- **Exercise**
Repeat the entries below exactly and in full.
┌──
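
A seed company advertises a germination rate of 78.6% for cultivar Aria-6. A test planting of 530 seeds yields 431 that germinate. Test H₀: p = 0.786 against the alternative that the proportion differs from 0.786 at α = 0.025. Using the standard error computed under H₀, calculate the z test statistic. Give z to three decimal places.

p̂ = 431/530 = 0.813208.
SE = √(p₀(1−p₀)/n) = √(0.1682/530) = 0.017815.
z = (0.813208 − 0.786)/0.017815 = 0.027208/0.017815 = 1.527.
p-value = 2·P(Z > 1.527) ≈ 0.1267. With α = 0.025, fail to reject H₀.

z = 1.527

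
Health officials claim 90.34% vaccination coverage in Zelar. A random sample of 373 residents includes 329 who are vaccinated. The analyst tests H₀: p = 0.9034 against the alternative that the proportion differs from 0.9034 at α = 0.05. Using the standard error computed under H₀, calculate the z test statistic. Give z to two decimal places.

z = -1.40

p̂ = 329/373 = 0.8820.
Under H₀, SE = √(0.9034·0.0966/373) = √(0.000233964) = 0.0153.
z = (0.8820 − 0.9034)/0.0153 = -0.0214/0.0153 = -1.40.
p-value = 2·P(Z > 1.397) ≈ 0.1625. With α = 0.05, fail to reject H₀.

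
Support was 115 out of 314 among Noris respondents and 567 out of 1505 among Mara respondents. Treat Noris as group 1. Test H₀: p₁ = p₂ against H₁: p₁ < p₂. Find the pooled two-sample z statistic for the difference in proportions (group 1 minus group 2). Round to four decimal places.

p̂₁ = 115/314 ≈ 0.366242, p̂₂ = 567/1505 ≈ 0.376744.
Pooled p̂ = (115+567)/(314+1505) = 682/1819 = 0.374931.
SE = √(0.234358 × 0.00384917) = 0.030035.
z = (0.366242 − 0.376744)/0.030035 = -0.010502/0.030035 = -0.3497.
p-value = P(Z < -0.350) ≈ 0.3633.

z = -0.3497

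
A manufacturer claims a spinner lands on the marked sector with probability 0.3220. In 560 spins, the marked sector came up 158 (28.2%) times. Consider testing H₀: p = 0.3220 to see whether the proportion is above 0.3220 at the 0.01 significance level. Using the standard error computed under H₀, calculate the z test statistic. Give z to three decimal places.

p̂ = 158/560 ≈ 0.28214.
Under H₀, SE = √(0.322·0.678/560) = √(0.00038985) = 0.01974.
z = (0.28214 − 0.322)/0.01974 = -0.03986/0.01974 = -2.019.
p-value = P(Z > -2.019) ≈ 0.9782; since p > α = 0.01, fail to reject H₀.

z = -2.019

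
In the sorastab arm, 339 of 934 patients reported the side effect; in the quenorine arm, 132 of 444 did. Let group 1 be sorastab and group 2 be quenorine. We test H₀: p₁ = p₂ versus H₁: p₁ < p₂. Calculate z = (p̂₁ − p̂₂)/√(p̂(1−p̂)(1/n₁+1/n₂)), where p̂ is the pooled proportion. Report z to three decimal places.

z = 2.401

p̂₁ = 339/934 = 0.362955, p̂₂ = 132/444 = 0.297297.
Pooled p̂ = (339+132)/(934+444) = 471/1378 = 0.341800.
SE = √(p̂(1−p̂)(1/n₁+1/n₂)) = √(0.341800·0.658200·0.00332292) = √(0.000747565) = 0.027342.
z = (0.362955 − 0.297297)/0.027342 = 0.065658/0.027342 = 2.401.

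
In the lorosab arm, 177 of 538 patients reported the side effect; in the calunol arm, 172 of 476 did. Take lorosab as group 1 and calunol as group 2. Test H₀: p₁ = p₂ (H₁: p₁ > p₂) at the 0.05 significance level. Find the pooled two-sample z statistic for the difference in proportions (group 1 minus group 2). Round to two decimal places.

p̂₁ = 177/538 ≈ 0.3290, p̂₂ = 172/476 ≈ 0.3613.
Pooled p̂ = (177+172)/(538+476) = 349/1014 = 0.3442.
SE = √(0.225721 × 0.00395958) = 0.0299.
z = (0.3290 − 0.3613)/0.0299 = -0.0323/0.0299 = -1.08.
p-value = P(Z > -1.082) ≈ 0.8604, so at α = 0.05 we fail to reject H₀.

z = -1.08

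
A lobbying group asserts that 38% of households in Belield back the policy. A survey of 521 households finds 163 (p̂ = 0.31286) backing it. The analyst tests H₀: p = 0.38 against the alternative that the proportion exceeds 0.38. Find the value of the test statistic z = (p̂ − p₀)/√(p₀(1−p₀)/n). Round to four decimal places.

z = -3.1573

p̂ = 163/521 ≈ 0.312860.
SE = √(p₀(1−p₀)/n) = √(0.2356/521) = 0.021265.
z = (0.312860 − 0.38)/0.021265 = -0.067140/0.021265 = -3.1573.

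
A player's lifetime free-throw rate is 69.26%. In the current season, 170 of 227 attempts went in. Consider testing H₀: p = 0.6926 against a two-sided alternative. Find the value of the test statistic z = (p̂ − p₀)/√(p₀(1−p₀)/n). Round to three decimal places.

p̂ = 170/227 ≈ 0.74890.
Under H₀, SE = √(0.6926·0.3074/227) = √(0.000937909) = 0.03063.
z = (0.74890 − 0.6926)/0.03063 = 0.05630/0.03063 = 1.838.

z = 1.838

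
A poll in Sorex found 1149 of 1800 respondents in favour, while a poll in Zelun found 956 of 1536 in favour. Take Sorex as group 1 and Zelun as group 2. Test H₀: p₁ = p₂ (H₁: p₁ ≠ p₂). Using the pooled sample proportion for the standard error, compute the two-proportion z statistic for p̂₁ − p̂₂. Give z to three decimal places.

z = 0.951

p̂₁ = 1149/1800 = 0.638333, p̂₂ = 956/1536 = 0.622396.
Pooled p̂ = (1149+956)/(1800+1536) = 2105/3336 = 0.630995.
SE = √(0.23284 × 0.0012066) = 0.016761.
z = (0.638333 − 0.622396)/0.016761 = 0.015937/0.016761 = 0.951.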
└──
- **Solution to this problem**
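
A seed company advertises a germination rate of 78.6% for cultivar Aria-6. A test planting of 530 seeds yields 431 that germinate. Test H₀: p = 0.786 against the alternative that the proportion differs from 0.786 at α = 0.025. Using the standard error computed under H₀, calculate the z test statistic. Give z to three decimal places.

p̂ = 431/530 = 0.813208.
SE = √(p₀(1−p₀)/n) = √(0.1682/530) = 0.017815.
z = (0.813208 − 0.786)/0.017815 = 0.027208/0.017815 = 1.527.
p-value = 2·P(Z > 1.527) ≈ 0.1267. With α = 0.025, fail to reject H₀.

z = 1.527

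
Health officials claim 90.34% vaccination coverage in Zelar. A random sample of 373 residents includes 329 who are vaccinated. The analyst tests H₀: p = 0.9034 against the alternative that the proportion differs from 0.9034 at α = 0.05. Using the standard error computed under H₀, calculate the z test statistic. Give z to two decimal places.

z = -1.40

p̂ = 329/373 = 0.8820.
Under H₀, SE = √(0.9034·0.0966/373) = √(0.000233964) = 0.0153.
z = (0.8820 − 0.9034)/0.0153 = -0.0214/0.0153 = -1.40.
p-value = 2·P(Z > 1.397) ≈ 0.1625. With α = 0.05, fail to reject H₀.

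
Support was 115 out of 314 among Noris respondents and 567 out of 1505 among Mara respondents. Treat Noris as group 1. Test H₀: p₁ = p₂ against H₁: p₁ < p₂. Find the pooled two-sample z statistic for the difference in proportions (group 1 minus group 2). Round to four decimal places.

p̂₁ = 115/314 ≈ 0.366242, p̂₂ = 567/1505 ≈ 0.376744.
Pooled p̂ = (115+567)/(314+1505) = 682/1819 = 0.374931.
SE = √(0.234358 × 0.00384917) = 0.030035.
z = (0.366242 − 0.376744)/0.030035 = -0.010502/0.030035 = -0.3497.
p-value = P(Z < -0.350) ≈ 0.3633.

z = -0.3497

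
A manufacturer claims a spinner lands on the marked sector with probability 0.3220. In 560 spins, the marked sector came up 158 (28.2%) times. Consider testing H₀: p = 0.3220 to see whether the proportion is above 0.3220 at the 0.01 significance level. Using the standard error computed under H₀, calculate the z test statistic. Give z to three decimal places.

p̂ = 158/560 ≈ 0.28214.
Under H₀, SE = √(0.322·0.678/560) = √(0.00038985) = 0.01974.
z = (0.28214 − 0.322)/0.01974 = -0.03986/0.01974 = -2.019.
p-value = P(Z > -2.019) ≈ 0.9782; since p > α = 0.01, fail to reject H₀.

z = -2.019

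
In the sorastab arm, 339 of 934 patients reported the side effect; in the quenorine arm, 132 of 444 did. Let group 1 be sorastab and group 2 be quenorine. We test H₀: p₁ = p₂ versus H₁: p₁ < p₂. Calculate z = (p̂₁ − p̂₂)/√(p̂(1−p̂)(1/n₁+1/n₂)), where p̂ is the pooled proportion. Report z to three decimal places.

z = 2.401

p̂₁ = 339/934 = 0.362955, p̂₂ = 132/444 = 0.297297.
Pooled p̂ = (339+132)/(934+444) = 471/1378 = 0.341800.
SE = √(p̂(1−p̂)(1/n₁+1/n₂)) = √(0.341800·0.658200·0.00332292) = √(0.000747565) = 0.027342.
z = (0.362955 − 0.297297)/0.027342 = 0.065658/0.027342 = 2.401.

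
In the lorosab arm, 177 of 538 patients reported the side effect; in the calunol arm, 172 of 476 did. Take lorosab as group 1 and calunol as group 2. Test H₀: p₁ = p₂ (H₁: p₁ > p₂) at the 0.05 significance level. Find the pooled two-sample z statistic for the difference in proportions (group 1 minus group 2). Round to two decimal places.

p̂₁ = 177/538 ≈ 0.3290, p̂₂ = 172/476 ≈ 0.3613.
Pooled p̂ = (177+172)/(538+476) = 349/1014 = 0.3442.
SE = √(0.225721 × 0.00395958) = 0.0299.
z = (0.3290 − 0.3613)/0.0299 = -0.0323/0.0299 = -1.08.
p-value = P(Z > -1.082) ≈ 0.8604, so at α = 0.05 we fail to reject H₀.

z = -1.08

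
A lobbying group asserts that 38% of households in Belield back the policy. A survey of 521 households finds 163 (p̂ = 0.31286) backing it. The analyst tests H₀: p = 0.38 against the alternative that the proportion exceeds 0.38. Find the value of the test statistic z = (p̂ − p₀)/√(p₀(1−p₀)/n). Round to four decimal places.

z = -3.1573

p̂ = 163/521 ≈ 0.312860.
SE = √(p₀(1−p₀)/n) = √(0.2356/521) = 0.021265.
z = (0.312860 − 0.38)/0.021265 = -0.067140/0.021265 = -3.1573.

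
A player's lifetime free-throw rate is 69.26%. In the current season, 170 of 227 attempts went in. Consider testing H₀: p = 0.6926 against a two-sided alternative. Find the value of the test statistic z = (p̂ − p₀)/√(p₀(1−p₀)/n). Round to three decimal places.

p̂ = 170/227 ≈ 0.74890.
Under H₀, SE = √(0.6926·0.3074/227) = √(0.000937909) = 0.03063.
z = (0.74890 − 0.6926)/0.03063 = 0.05630/0.03063 = 1.838.

z = 1.838

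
A poll in Sorex found 1149 of 1800 respondents in favour, while a poll in Zelun found 956 of 1536 in favour. Take Sorex as group 1 and Zelun as group 2. Test H₀: p₁ = p₂ (H₁: p₁ ≠ p₂). Using the pooled sample proportion for the standard error, compute the two-proportion z statistic for p̂₁ − p̂₂. Give z to three decimal places.

z = 0.951

p̂₁ = 1149/1800 = 0.638333, p̂₂ = 956/1536 = 0.622396.
Pooled p̂ = (1149+956)/(1800+1536) = 2105/3336 = 0.630995.
SE = √(0.23284 × 0.0012066) = 0.016761.
z = (0.638333 − 0.622396)/0.016761 = 0.015937/0.016761 = 0.951.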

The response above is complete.